Stored data entries
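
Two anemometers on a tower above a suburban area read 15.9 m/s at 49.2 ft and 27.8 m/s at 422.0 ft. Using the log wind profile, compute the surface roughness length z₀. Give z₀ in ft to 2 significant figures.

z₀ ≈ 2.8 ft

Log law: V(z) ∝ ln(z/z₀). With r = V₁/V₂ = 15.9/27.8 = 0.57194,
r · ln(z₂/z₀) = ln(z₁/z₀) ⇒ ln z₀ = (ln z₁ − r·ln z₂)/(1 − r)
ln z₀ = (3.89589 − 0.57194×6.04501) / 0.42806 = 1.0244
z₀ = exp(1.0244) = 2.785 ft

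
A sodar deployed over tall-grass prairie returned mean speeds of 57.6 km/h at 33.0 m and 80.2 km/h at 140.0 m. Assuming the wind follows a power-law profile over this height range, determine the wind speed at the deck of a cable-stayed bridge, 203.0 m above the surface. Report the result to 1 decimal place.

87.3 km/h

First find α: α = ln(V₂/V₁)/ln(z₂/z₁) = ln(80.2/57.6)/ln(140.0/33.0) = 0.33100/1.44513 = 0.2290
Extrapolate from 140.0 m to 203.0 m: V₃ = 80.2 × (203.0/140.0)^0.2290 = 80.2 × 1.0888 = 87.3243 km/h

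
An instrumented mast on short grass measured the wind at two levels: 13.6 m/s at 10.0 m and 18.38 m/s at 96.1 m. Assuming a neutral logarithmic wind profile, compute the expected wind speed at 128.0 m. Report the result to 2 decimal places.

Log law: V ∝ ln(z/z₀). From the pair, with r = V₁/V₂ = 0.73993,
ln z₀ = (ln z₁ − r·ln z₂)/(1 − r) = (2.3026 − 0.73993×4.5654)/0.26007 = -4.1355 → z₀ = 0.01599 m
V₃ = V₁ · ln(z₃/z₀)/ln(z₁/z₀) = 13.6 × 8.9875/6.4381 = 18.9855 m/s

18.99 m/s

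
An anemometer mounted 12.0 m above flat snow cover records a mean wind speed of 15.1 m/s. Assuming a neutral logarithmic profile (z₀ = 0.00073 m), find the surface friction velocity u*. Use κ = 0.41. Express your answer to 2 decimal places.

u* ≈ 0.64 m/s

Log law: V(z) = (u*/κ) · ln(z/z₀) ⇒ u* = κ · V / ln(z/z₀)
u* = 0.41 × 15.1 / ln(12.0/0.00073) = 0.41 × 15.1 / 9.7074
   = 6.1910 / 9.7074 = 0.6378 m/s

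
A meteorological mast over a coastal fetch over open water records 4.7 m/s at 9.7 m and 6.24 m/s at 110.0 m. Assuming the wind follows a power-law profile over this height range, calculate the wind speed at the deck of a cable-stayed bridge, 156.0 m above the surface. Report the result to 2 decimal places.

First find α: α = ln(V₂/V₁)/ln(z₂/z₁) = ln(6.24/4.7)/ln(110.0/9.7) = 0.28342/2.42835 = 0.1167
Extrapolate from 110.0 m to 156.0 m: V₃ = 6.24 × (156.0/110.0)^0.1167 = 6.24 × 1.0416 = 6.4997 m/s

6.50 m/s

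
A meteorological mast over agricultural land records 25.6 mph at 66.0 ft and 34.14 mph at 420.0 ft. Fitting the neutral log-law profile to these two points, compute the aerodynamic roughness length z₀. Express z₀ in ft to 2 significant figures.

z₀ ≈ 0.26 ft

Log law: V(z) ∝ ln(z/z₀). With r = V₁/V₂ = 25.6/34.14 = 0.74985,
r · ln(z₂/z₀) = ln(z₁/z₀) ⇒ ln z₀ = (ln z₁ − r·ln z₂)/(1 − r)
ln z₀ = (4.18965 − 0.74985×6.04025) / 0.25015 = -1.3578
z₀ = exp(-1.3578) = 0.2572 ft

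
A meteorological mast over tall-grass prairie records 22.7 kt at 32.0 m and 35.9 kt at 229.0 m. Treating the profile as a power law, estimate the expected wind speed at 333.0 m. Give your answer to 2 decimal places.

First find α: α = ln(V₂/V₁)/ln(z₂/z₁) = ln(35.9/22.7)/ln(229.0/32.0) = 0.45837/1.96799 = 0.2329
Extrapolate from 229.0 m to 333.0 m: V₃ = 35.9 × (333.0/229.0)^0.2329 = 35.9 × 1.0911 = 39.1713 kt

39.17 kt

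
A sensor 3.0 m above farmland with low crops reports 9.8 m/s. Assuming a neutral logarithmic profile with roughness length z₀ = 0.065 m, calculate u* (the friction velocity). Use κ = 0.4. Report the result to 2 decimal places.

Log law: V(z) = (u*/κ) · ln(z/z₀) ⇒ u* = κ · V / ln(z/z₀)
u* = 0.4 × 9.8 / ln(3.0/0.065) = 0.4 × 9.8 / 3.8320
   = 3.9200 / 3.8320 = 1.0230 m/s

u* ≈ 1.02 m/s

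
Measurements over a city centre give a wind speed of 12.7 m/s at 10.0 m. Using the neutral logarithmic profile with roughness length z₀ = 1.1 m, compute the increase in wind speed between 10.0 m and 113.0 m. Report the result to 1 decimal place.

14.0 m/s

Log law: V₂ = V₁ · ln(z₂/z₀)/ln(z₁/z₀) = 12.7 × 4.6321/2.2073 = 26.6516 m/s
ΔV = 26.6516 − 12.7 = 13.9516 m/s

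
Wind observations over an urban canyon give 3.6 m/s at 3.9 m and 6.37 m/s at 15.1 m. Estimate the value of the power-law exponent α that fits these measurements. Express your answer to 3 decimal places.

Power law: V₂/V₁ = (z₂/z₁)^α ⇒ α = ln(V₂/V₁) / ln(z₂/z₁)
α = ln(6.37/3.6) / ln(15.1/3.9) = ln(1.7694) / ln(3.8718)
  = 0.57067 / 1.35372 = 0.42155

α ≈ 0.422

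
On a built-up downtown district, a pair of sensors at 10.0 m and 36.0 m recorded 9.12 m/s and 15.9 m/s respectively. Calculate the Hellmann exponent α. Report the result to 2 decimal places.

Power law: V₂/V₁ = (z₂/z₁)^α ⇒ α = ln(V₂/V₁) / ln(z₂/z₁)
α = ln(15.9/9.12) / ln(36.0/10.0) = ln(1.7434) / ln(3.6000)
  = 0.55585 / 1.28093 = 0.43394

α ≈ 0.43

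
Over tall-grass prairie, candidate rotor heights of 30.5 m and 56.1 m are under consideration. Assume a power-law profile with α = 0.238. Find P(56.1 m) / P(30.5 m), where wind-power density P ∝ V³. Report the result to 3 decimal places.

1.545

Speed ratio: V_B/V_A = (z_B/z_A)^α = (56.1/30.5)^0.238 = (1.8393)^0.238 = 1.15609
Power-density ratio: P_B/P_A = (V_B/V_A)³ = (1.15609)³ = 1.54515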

DIRECTIONS
Retyping the data above exactly and in full is the task.

PROBLEM SOLUTION
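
Two anemometers on a tower above a suburban area read 15.9 m/s at 49.2 ft and 27.8 m/s at 422.0 ft. Using the log wind profile, compute the surface roughness length z₀. Give z₀ in ft to 2 significant figures.

z₀ ≈ 2.8 ft

Log law: V(z) ∝ ln(z/z₀). With r = V₁/V₂ = 15.9/27.8 = 0.57194,
r · ln(z₂/z₀) = ln(z₁/z₀) ⇒ ln z₀ = (ln z₁ − r·ln z₂)/(1 − r)
ln z₀ = (3.89589 − 0.57194×6.04501) / 0.42806 = 1.0244
z₀ = exp(1.0244) = 2.785 ft

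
A sodar deployed over tall-grass prairie returned mean speeds of 57.6 km/h at 33.0 m and 80.2 km/h at 140.0 m. Assuming the wind follows a power-law profile over this height range, determine the wind speed at the deck of a cable-stayed bridge, 203.0 m above the surface. Report the result to 1 decimal place.

87.3 km/h

First find α: α = ln(V₂/V₁)/ln(z₂/z₁) = ln(80.2/57.6)/ln(140.0/33.0) = 0.33100/1.44513 = 0.2290
Extrapolate from 140.0 m to 203.0 m: V₃ = 80.2 × (203.0/140.0)^0.2290 = 80.2 × 1.0888 = 87.3243 km/h

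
An instrumented mast on short grass measured the wind at two levels: 13.6 m/s at 10.0 m and 18.38 m/s at 96.1 m. Assuming a neutral logarithmic wind profile, compute the expected wind speed at 128.0 m. Report the result to 2 decimal places.

Log law: V ∝ ln(z/z₀). From the pair, with r = V₁/V₂ = 0.73993,
ln z₀ = (ln z₁ − r·ln z₂)/(1 − r) = (2.3026 − 0.73993×4.5654)/0.26007 = -4.1355 → z₀ = 0.01599 m
V₃ = V₁ · ln(z₃/z₀)/ln(z₁/z₀) = 13.6 × 8.9875/6.4381 = 18.9855 m/s

18.99 m/s

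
An anemometer mounted 12.0 m above flat snow cover records a mean wind speed of 15.1 m/s. Assuming a neutral logarithmic profile (z₀ = 0.00073 m), find the surface friction velocity u*. Use κ = 0.41. Express your answer to 2 decimal places.

u* ≈ 0.64 m/s

Log law: V(z) = (u*/κ) · ln(z/z₀) ⇒ u* = κ · V / ln(z/z₀)
u* = 0.41 × 15.1 / ln(12.0/0.00073) = 0.41 × 15.1 / 9.7074
   = 6.1910 / 9.7074 = 0.6378 m/s

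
A meteorological mast over a coastal fetch over open water records 4.7 m/s at 9.7 m and 6.24 m/s at 110.0 m. Assuming the wind follows a power-law profile over this height range, calculate the wind speed at the deck of a cable-stayed bridge, 156.0 m above the surface. Report the result to 2 decimal places.

First find α: α = ln(V₂/V₁)/ln(z₂/z₁) = ln(6.24/4.7)/ln(110.0/9.7) = 0.28342/2.42835 = 0.1167
Extrapolate from 110.0 m to 156.0 m: V₃ = 6.24 × (156.0/110.0)^0.1167 = 6.24 × 1.0416 = 6.4997 m/s

6.50 m/s

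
A meteorological mast over agricultural land records 25.6 mph at 66.0 ft and 34.14 mph at 420.0 ft. Fitting the neutral log-law profile to these two points, compute the aerodynamic roughness length z₀. Express z₀ in ft to 2 significant figures.

z₀ ≈ 0.26 ft

Log law: V(z) ∝ ln(z/z₀). With r = V₁/V₂ = 25.6/34.14 = 0.74985,
r · ln(z₂/z₀) = ln(z₁/z₀) ⇒ ln z₀ = (ln z₁ − r·ln z₂)/(1 − r)
ln z₀ = (4.18965 − 0.74985×6.04025) / 0.25015 = -1.3578
z₀ = exp(-1.3578) = 0.2572 ft

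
A meteorological mast over tall-grass prairie records 22.7 kt at 32.0 m and 35.9 kt at 229.0 m. Treating the profile as a power law, estimate the expected wind speed at 333.0 m. Give your answer to 2 decimal places.

First find α: α = ln(V₂/V₁)/ln(z₂/z₁) = ln(35.9/22.7)/ln(229.0/32.0) = 0.45837/1.96799 = 0.2329
Extrapolate from 229.0 m to 333.0 m: V₃ = 35.9 × (333.0/229.0)^0.2329 = 35.9 × 1.0911 = 39.1713 kt

39.17 kt

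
A sensor 3.0 m above farmland with low crops reports 9.8 m/s. Assuming a neutral logarithmic profile with roughness length z₀ = 0.065 m, calculate u* (the friction velocity). Use κ = 0.4. Report the result to 2 decimal places.

Log law: V(z) = (u*/κ) · ln(z/z₀) ⇒ u* = κ · V / ln(z/z₀)
u* = 0.4 × 9.8 / ln(3.0/0.065) = 0.4 × 9.8 / 3.8320
   = 3.9200 / 3.8320 = 1.0230 m/s

u* ≈ 1.02 m/s

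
Measurements over a city centre give a wind speed of 12.7 m/s at 10.0 m. Using the neutral logarithmic profile with roughness length z₀ = 1.1 m, compute the increase in wind speed between 10.0 m and 113.0 m. Report the result to 1 decimal place.

14.0 m/s

Log law: V₂ = V₁ · ln(z₂/z₀)/ln(z₁/z₀) = 12.7 × 4.6321/2.2073 = 26.6516 m/s
ΔV = 26.6516 − 12.7 = 13.9516 m/s

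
Wind observations over an urban canyon give 3.6 m/s at 3.9 m and 6.37 m/s at 15.1 m. Estimate the value of the power-law exponent α that fits these measurements. Express your answer to 3 decimal places.

Power law: V₂/V₁ = (z₂/z₁)^α ⇒ α = ln(V₂/V₁) / ln(z₂/z₁)
α = ln(6.37/3.6) / ln(15.1/3.9) = ln(1.7694) / ln(3.8718)
  = 0.57067 / 1.35372 = 0.42155

α ≈ 0.422

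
On a built-up downtown district, a pair of sensors at 10.0 m and 36.0 m recorded 9.12 m/s and 15.9 m/s respectively. Calculate the Hellmann exponent α. Report the result to 2 decimal places.

Power law: V₂/V₁ = (z₂/z₁)^α ⇒ α = ln(V₂/V₁) / ln(z₂/z₁)
α = ln(15.9/9.12) / ln(36.0/10.0) = ln(1.7434) / ln(3.6000)
  = 0.55585 / 1.28093 = 0.43394

α ≈ 0.43

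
Over tall-grass prairie, candidate rotor heights of 30.5 m and 56.1 m are under consideration. Assume a power-law profile with α = 0.238. Find P(56.1 m) / P(30.5 m), where wind-power density P ∝ V³. Report the result to 3 decimal places.

1.545

Speed ratio: V_B/V_A = (z_B/z_A)^α = (56.1/30.5)^0.238 = (1.8393)^0.238 = 1.15609
Power-density ratio: P_B/P_A = (V_B/V_A)³ = (1.15609)³ = 1.54515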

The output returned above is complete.